* [Exercise prompt] From the entries below, return only the lines starting at the one that contains "Ka₂ = 1.03e-02" and ending at the one that contains "At pH = 0.4, what", exactly as they stand.

* [Input data]
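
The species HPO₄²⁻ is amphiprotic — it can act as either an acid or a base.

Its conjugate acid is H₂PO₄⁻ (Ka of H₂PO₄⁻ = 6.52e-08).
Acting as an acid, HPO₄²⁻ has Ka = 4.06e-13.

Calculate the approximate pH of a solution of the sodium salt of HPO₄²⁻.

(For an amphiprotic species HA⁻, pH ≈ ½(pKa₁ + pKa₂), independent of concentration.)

pKa₁ = -log(6.52e-08) = 7.19; pKa₂ = -log(4.06e-13) = 12.39. For an amphiprotic species, pH ≈ ½(pKa₁ + pKa₂) = ½(7.19 + 12.39) = 9.79.

pH = 9.79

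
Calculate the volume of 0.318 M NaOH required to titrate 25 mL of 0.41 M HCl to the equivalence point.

At equivalence: moles acid = moles base. moles HCl = 0.41 × 25/1000 = 0.01025 mol. V_base = moles / 0.318 × 1000 = 32.2 mL.

V_{base} = 32.2 mL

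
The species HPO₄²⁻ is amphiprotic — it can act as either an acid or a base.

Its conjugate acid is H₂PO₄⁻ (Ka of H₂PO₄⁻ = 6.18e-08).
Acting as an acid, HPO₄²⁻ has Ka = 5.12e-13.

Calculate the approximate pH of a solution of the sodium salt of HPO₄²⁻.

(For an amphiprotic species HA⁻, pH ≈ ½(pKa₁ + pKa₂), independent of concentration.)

pKa₁ = -log(6.18e-08) = 7.21; pKa₂ = -log(5.12e-13) = 12.29. For an amphiprotic species, pH ≈ ½(pKa₁ + pKa₂) = ½(7.21 + 12.29) = 9.75.

pH = 9.75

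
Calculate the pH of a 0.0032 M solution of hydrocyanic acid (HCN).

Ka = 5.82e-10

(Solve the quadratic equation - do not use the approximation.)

x² + Ka×x - Ka×C = 0. Using quadratic formula: [H⁺] = 1.3644e-06

pH = 5.87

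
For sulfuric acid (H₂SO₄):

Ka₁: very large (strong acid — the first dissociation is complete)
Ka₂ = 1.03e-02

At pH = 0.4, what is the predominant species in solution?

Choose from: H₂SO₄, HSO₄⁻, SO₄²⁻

The first dissociation is complete, so H₂SO₄ itself is never the predominant species in water; pKa₂ = -log(1.03e-02) = 1.99. For a polyprotic acid the predominant species crosses at each pKa: below pKa_n the protonated form dominates, above it the deprotonated form does. At pH = 0.4, the predominant species is HSO₄⁻.

HSO₄⁻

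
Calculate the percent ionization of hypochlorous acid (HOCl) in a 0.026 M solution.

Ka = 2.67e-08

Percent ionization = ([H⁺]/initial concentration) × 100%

Using Ka equilibrium: x² + Ka×x - Ka×C = 0. Solving: [H⁺] = 2.6334e-05. Percent = (2.6334e-05/0.026) × 100

Percent ionization = 0.101%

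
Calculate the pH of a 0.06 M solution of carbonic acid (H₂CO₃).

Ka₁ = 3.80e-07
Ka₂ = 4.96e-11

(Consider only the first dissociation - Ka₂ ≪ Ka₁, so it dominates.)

First dissociation dominates. From Ka₁ = [H⁺][HA⁻]/[H₂A], x² + Ka₁·x − Ka₁·C = 0 with C = 0.06 M and Ka₁ = 3.80e-07. Solving: [H⁺] = (−Ka₁ + √(Ka₁² + 4·Ka₁·C)) / 2 = 1.5081e-04 M. pH = -log(1.5081e-04) = 3.82.

pH = 3.82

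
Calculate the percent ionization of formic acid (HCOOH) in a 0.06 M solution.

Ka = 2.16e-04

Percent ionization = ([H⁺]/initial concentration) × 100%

Using Ka equilibrium: x² + Ka×x - Ka×C = 0. Solving: [H⁺] = 3.4936e-03. Percent = (3.4936e-03/0.06) × 100

Percent ionization = 5.82%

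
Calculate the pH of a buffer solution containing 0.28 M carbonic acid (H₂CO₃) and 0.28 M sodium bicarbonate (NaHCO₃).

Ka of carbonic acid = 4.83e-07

pKa = -log(4.83e-07) = 6.32. pH = pKa + log([A⁻]/[HA]) = 6.32 + log(0.28/0.28)

pH = 6.32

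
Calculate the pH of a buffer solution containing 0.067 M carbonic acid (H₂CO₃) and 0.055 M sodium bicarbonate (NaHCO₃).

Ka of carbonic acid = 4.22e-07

pKa = -log(4.22e-07) = 6.37. pH = pKa + log([A⁻]/[HA]) = 6.37 + log(0.055/0.067)

pH = 6.29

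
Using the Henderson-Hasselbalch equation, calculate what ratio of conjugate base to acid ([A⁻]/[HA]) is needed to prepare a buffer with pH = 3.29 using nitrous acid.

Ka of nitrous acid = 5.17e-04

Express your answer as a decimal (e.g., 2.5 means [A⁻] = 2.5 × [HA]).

pKa = -log(5.17e-04) = 3.2865. pH = pKa + log([A⁻]/[HA]), so log([A⁻]/[HA]) = pH − pKa = 3.29 − 3.2865 = 0.0035. [A⁻]/[HA] = 10^(0.0035) = 1.01

[A⁻]/[HA] = 1.01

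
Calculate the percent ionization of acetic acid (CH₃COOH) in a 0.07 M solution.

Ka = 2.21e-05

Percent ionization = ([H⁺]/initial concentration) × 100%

Using Ka equilibrium: x² + Ka×x - Ka×C = 0. Solving: [H⁺] = 1.2328e-03. Percent = (1.2328e-03/0.07) × 100

Percent ionization = 1.76%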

* [Result of this exercise]
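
Ka₂ = 1.03e-02

At pH = 0.4, what is the predominant species in solution?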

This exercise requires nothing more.